Your assignment
Each line below must be transcribed with no word changed.

Given data
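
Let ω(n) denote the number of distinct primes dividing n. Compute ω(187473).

5

187473 = 3 · 62491
62491 = 11 · 5681
5681 = 13 · 437
437 = 19 · 23
187473 = 3 · 11 · 13 · 19 · 23, which has 5 distinct prime factors.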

Result of the task
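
Let ω(n) denote the number of distinct primes dividing n. Compute ω(187473).

5

187473 = 3 · 62491
62491 = 11 · 5681
5681 = 13 · 437
437 = 19 · 23
187473 = 3 · 11 · 13 · 19 · 23, which has 5 distinct prime factors.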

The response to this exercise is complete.